**PROBLEM TO WORK ON:** Your task is to copy all of the data exactly.

**Items from a data source:**
[Start of Attachment]

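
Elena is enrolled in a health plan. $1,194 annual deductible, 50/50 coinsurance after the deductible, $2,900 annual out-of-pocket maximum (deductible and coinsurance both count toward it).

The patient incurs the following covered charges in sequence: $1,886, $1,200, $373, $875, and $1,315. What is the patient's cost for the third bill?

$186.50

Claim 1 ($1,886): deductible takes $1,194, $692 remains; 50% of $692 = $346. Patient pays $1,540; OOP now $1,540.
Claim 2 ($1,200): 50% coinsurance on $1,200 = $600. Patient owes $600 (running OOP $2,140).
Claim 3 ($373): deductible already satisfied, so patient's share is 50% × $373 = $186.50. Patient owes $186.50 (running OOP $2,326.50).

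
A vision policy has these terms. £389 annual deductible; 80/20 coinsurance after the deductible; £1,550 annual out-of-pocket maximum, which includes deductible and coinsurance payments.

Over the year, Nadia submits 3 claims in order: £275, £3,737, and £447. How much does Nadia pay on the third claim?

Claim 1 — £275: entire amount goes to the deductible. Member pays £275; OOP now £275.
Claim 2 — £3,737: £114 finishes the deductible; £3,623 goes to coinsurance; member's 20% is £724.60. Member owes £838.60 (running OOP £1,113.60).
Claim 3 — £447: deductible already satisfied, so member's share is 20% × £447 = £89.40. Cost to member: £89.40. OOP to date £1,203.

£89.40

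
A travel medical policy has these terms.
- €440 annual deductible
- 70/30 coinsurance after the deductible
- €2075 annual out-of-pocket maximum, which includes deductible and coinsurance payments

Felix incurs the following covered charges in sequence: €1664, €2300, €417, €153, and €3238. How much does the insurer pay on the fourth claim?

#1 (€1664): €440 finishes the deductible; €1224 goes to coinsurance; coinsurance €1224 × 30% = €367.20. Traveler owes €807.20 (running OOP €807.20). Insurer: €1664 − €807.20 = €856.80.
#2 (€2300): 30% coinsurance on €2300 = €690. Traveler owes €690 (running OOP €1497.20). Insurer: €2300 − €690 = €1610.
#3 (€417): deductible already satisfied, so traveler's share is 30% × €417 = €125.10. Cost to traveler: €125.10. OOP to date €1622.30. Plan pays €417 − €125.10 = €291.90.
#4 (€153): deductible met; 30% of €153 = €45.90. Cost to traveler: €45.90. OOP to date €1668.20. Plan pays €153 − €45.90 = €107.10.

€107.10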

[End of Attachment]

**RESPONSE BOX:**
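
Elena is enrolled in a health plan. $1,194 annual deductible, 50/50 coinsurance after the deductible, $2,900 annual out-of-pocket maximum (deductible and coinsurance both count toward it).

The patient incurs the following covered charges in sequence: $1,886, $1,200, $373, $875, and $1,315. What is the patient's cost for the third bill?

$186.50

Claim 1 ($1,886): deductible takes $1,194, $692 remains; 50% of $692 = $346. Patient pays $1,540; OOP now $1,540.
Claim 2 ($1,200): 50% coinsurance on $1,200 = $600. Patient owes $600 (running OOP $2,140).
Claim 3 ($373): deductible already satisfied, so patient's share is 50% × $373 = $186.50. Patient owes $186.50 (running OOP $2,326.50).

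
A vision policy has these terms. £389 annual deductible; 80/20 coinsurance after the deductible; £1,550 annual out-of-pocket maximum, which includes deductible and coinsurance payments.

Over the year, Nadia submits 3 claims in order: £275, £3,737, and £447. How much does Nadia pay on the third claim?

Claim 1 — £275: entire amount goes to the deductible. Member pays £275; OOP now £275.
Claim 2 — £3,737: £114 finishes the deductible; £3,623 goes to coinsurance; member's 20% is £724.60. Member owes £838.60 (running OOP £1,113.60).
Claim 3 — £447: deductible already satisfied, so member's share is 20% × £447 = £89.40. Cost to member: £89.40. OOP to date £1,203.

£89.40

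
A travel medical policy has these terms.
- €440 annual deductible
- 70/30 coinsurance after the deductible
- €2075 annual out-of-pocket maximum, which includes deductible and coinsurance payments

Felix incurs the following covered charges in sequence: €1664, €2300, €417, €153, and €3238. How much does the insurer pay on the fourth claim?

#1 (€1664): €440 finishes the deductible; €1224 goes to coinsurance; coinsurance €1224 × 30% = €367.20. Traveler owes €807.20 (running OOP €807.20). Insurer: €1664 − €807.20 = €856.80.
#2 (€2300): 30% coinsurance on €2300 = €690. Traveler owes €690 (running OOP €1497.20). Insurer: €2300 − €690 = €1610.
#3 (€417): deductible already satisfied, so traveler's share is 30% × €417 = €125.10. Cost to traveler: €125.10. OOP to date €1622.30. Plan pays €417 − €125.10 = €291.90.
#4 (€153): deductible met; 30% of €153 = €45.90. Cost to traveler: €45.90. OOP to date €1668.20. Plan pays €153 − €45.90 = €107.10.

€107.10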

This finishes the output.